Saved entries
════
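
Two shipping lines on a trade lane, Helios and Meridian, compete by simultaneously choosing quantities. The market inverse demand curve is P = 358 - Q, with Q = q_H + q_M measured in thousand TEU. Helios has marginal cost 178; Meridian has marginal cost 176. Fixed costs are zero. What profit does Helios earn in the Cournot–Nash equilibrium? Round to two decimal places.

Helios's profit: π_H = (358 - Q)q_H - (178q_H). Setting ∂π_H/∂q_H = 0: 180 - 2q_H - (q_M) = 0.
Meridian's first-order condition: 182 - 2q_M - (q_H) = 0.
So q_H = (180 - q_M)/2 and q_M = (182 - q_H)/2.
Substituting one into the other gives q_H = 178/3 and q_M = 184/3.
Price P = 358 - 362/3 = 712/3.
Helios's profit: (712/3 - 178)·(178/3) = 3520.4444.

3520.44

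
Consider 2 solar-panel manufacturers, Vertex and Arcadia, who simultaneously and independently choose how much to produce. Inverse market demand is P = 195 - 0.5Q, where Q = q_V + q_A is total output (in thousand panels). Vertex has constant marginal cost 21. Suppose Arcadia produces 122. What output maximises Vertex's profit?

113

With the rival's output fixed at 122, Vertex's profit is π_V = (195 - (1/2)·122 - (1/2)q_V)q_V - (21q_V) = (134 - (1/2)q_V)q_V - (21q_V).
∂π_V/∂q_V = 113 - q_V = 0, so q_V = 113.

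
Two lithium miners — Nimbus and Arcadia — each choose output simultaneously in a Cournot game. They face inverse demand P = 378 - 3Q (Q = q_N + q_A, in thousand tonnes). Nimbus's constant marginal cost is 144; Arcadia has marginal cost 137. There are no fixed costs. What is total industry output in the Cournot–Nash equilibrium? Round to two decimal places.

52.78

Nimbus's profit: π_N = (378 - 3Q)q_N - (144q_N). Setting ∂π_N/∂q_N = 0: 234 - 6q_N - 3(q_A) = 0.
Arcadia's profit: π_A = (378 - 3Q)q_A - (137q_A). Setting ∂π_A/∂q_A = 0: 241 - 6q_A - 3(q_N) = 0.
Best responses: q_N = (234 - 3q_A)/6, q_A = (241 - 3q_N)/6.
Substituting one into the other gives q_N = 227/9 and q_A = 248/9.
Total output Q = 227/9 + 248/9 = 475/9.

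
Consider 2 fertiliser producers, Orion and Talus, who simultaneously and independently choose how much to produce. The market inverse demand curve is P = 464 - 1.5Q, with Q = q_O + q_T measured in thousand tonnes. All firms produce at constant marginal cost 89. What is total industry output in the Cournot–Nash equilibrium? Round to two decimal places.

166.67

A representative firm's profit is π_i = q_i(464 - 1.5Q) - 89q_i.
Setting ∂π_i/∂q_i = 0 with rivals' quantities fixed: 375 - 3q_i - (3/2)q_j = 0.
By symmetry each firm produces the same amount; substituting q_j = q_i yields q_i = 375/(9/2) = 250/3.
Total output Q = 250/3 + 250/3 = 500/3.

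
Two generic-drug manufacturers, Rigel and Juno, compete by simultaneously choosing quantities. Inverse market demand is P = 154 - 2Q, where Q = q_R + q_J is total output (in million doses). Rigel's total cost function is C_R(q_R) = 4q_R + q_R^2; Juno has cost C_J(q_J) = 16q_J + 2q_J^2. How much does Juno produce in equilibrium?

Rigel's profit: π_R = (154 - 2Q)q_R - (4q_R + q_R²). Setting ∂π_R/∂q_R = 0: 150 - 6q_R - 2(q_J) = 0.
Juno's first-order condition: 138 - 8q_J - 2(q_R) = 0.
Best responses: q_R = (150 - 2q_J)/6, q_J = (138 - 2q_R)/8.
Solving the pair: q_R = 21, q_J = 12.

12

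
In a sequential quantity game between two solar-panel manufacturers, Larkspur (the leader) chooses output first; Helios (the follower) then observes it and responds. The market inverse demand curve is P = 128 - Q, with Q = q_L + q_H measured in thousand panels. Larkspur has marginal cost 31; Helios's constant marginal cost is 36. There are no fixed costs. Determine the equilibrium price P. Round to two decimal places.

56.50

The follower Helios best-responds to any q_L: π_H = (128 - Q)q_H - 36q_H.
Setting the follower's marginal profit to zero, 92 - q_L - 2q_H = 0, i.e. q_H = (92 - q_L)/2.
Larkspur substitutes q_H(q_L) into its own profit: π_L = q_L(128 - q_L - (92 - q_L)/2) - 31q_L = (82 - (1/2)q_L)q_L - 31q_L.
Leader FOC: 51 - q_L = 0, so q_L = 51.
Then q_H = (92 - 51)/2 = 41/2.
Total output Q = 143/2, so price P = 128 - 143/2 = 113/2.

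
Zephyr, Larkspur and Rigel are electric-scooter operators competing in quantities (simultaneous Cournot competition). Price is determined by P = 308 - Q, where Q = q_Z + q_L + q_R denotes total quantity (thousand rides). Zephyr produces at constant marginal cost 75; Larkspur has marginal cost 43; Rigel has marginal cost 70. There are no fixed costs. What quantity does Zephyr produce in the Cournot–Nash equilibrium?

Zephyr's profit: π_Z = (308 - Q)q_Z - (75q_Z). Setting ∂π_Z/∂q_Z = 0: 233 - 2q_Z - (q_L + q_R) = 0.
Larkspur's first-order condition: 265 - 2q_L - (q_Z + q_R) = 0.
Rigel's profit: π_R = (308 - Q)q_R - (70q_R). Setting ∂π_R/∂q_R = 0: 238 - 2q_R - (q_Z + q_L) = 0.
Summing all 3 equations gives 736 − 4Q = 0, hence Q = 184.
Back-substituting: q_Z = (233 − 184) = 49, q_L = (265 − 184) = 81, q_R = (238 − 184) = 54.

49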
════
**Task to complete:** The response has to match the records above word for word.

**Result of this task:**
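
Two shipping lines on a trade lane, Helios and Meridian, compete by simultaneously choosing quantities. The market inverse demand curve is P = 358 - Q, with Q = q_H + q_M measured in thousand TEU. Helios has marginal cost 178; Meridian has marginal cost 176. Fixed costs are zero. What profit does Helios earn in the Cournot–Nash equilibrium? Round to two decimal places.

Helios's profit: π_H = (358 - Q)q_H - (178q_H). Setting ∂π_H/∂q_H = 0: 180 - 2q_H - (q_M) = 0.
Meridian's first-order condition: 182 - 2q_M - (q_H) = 0.
So q_H = (180 - q_M)/2 and q_M = (182 - q_H)/2.
Substituting one into the other gives q_H = 178/3 and q_M = 184/3.
Price P = 358 - 362/3 = 712/3.
Helios's profit: (712/3 - 178)·(178/3) = 3520.4444.

3520.44

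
Consider 2 solar-panel manufacturers, Vertex and Arcadia, who simultaneously and independently choose how much to produce. Inverse market demand is P = 195 - 0.5Q, where Q = q_V + q_A is total output (in thousand panels). Vertex has constant marginal cost 21. Suppose Arcadia produces 122. What output maximises Vertex's profit?

113

With the rival's output fixed at 122, Vertex's profit is π_V = (195 - (1/2)·122 - (1/2)q_V)q_V - (21q_V) = (134 - (1/2)q_V)q_V - (21q_V).
∂π_V/∂q_V = 113 - q_V = 0, so q_V = 113.

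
Two lithium miners — Nimbus and Arcadia — each choose output simultaneously in a Cournot game. They face inverse demand P = 378 - 3Q (Q = q_N + q_A, in thousand tonnes). Nimbus's constant marginal cost is 144; Arcadia has marginal cost 137. There are no fixed costs. What is total industry output in the Cournot–Nash equilibrium? Round to two decimal places.

52.78

Nimbus's profit: π_N = (378 - 3Q)q_N - (144q_N). Setting ∂π_N/∂q_N = 0: 234 - 6q_N - 3(q_A) = 0.
Arcadia's profit: π_A = (378 - 3Q)q_A - (137q_A). Setting ∂π_A/∂q_A = 0: 241 - 6q_A - 3(q_N) = 0.
Best responses: q_N = (234 - 3q_A)/6, q_A = (241 - 3q_N)/6.
Substituting one into the other gives q_N = 227/9 and q_A = 248/9.
Total output Q = 227/9 + 248/9 = 475/9.

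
Consider 2 fertiliser producers, Orion and Talus, who simultaneously and independently choose how much to produce. The market inverse demand curve is P = 464 - 1.5Q, with Q = q_O + q_T measured in thousand tonnes. All firms produce at constant marginal cost 89. What is total industry output in the Cournot–Nash equilibrium? Round to two decimal places.

166.67

A representative firm's profit is π_i = q_i(464 - 1.5Q) - 89q_i.
Setting ∂π_i/∂q_i = 0 with rivals' quantities fixed: 375 - 3q_i - (3/2)q_j = 0.
By symmetry each firm produces the same amount; substituting q_j = q_i yields q_i = 375/(9/2) = 250/3.
Total output Q = 250/3 + 250/3 = 500/3.

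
Two generic-drug manufacturers, Rigel and Juno, compete by simultaneously choosing quantities. Inverse market demand is P = 154 - 2Q, where Q = q_R + q_J is total output (in million doses). Rigel's total cost function is C_R(q_R) = 4q_R + q_R^2; Juno has cost C_J(q_J) = 16q_J + 2q_J^2. How much does Juno produce in equilibrium?

Rigel's profit: π_R = (154 - 2Q)q_R - (4q_R + q_R²). Setting ∂π_R/∂q_R = 0: 150 - 6q_R - 2(q_J) = 0.
Juno's first-order condition: 138 - 8q_J - 2(q_R) = 0.
Best responses: q_R = (150 - 2q_J)/6, q_J = (138 - 2q_R)/8.
Solving the pair: q_R = 21, q_J = 12.

12

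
In a sequential quantity game between two solar-panel manufacturers, Larkspur (the leader) chooses output first; Helios (the follower) then observes it and responds. The market inverse demand curve is P = 128 - Q, with Q = q_L + q_H measured in thousand panels. Larkspur has marginal cost 31; Helios's constant marginal cost is 36. There are no fixed costs. Determine the equilibrium price P. Round to two decimal places.

56.50

The follower Helios best-responds to any q_L: π_H = (128 - Q)q_H - 36q_H.
Setting the follower's marginal profit to zero, 92 - q_L - 2q_H = 0, i.e. q_H = (92 - q_L)/2.
Larkspur substitutes q_H(q_L) into its own profit: π_L = q_L(128 - q_L - (92 - q_L)/2) - 31q_L = (82 - (1/2)q_L)q_L - 31q_L.
Leader FOC: 51 - q_L = 0, so q_L = 51.
Then q_H = (92 - 51)/2 = 41/2.
Total output Q = 143/2, so price P = 128 - 143/2 = 113/2.

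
Zephyr, Larkspur and Rigel are electric-scooter operators competing in quantities (simultaneous Cournot competition). Price is determined by P = 308 - Q, where Q = q_Z + q_L + q_R denotes total quantity (thousand rides). Zephyr produces at constant marginal cost 75; Larkspur has marginal cost 43; Rigel has marginal cost 70. There are no fixed costs. What quantity does Zephyr produce in the Cournot–Nash equilibrium?

Zephyr's profit: π_Z = (308 - Q)q_Z - (75q_Z). Setting ∂π_Z/∂q_Z = 0: 233 - 2q_Z - (q_L + q_R) = 0.
Larkspur's first-order condition: 265 - 2q_L - (q_Z + q_R) = 0.
Rigel's profit: π_R = (308 - Q)q_R - (70q_R). Setting ∂π_R/∂q_R = 0: 238 - 2q_R - (q_Z + q_L) = 0.
Summing all 3 equations gives 736 − 4Q = 0, hence Q = 184.
Back-substituting: q_Z = (233 − 184) = 49, q_L = (265 − 184) = 81, q_R = (238 − 184) = 54.

49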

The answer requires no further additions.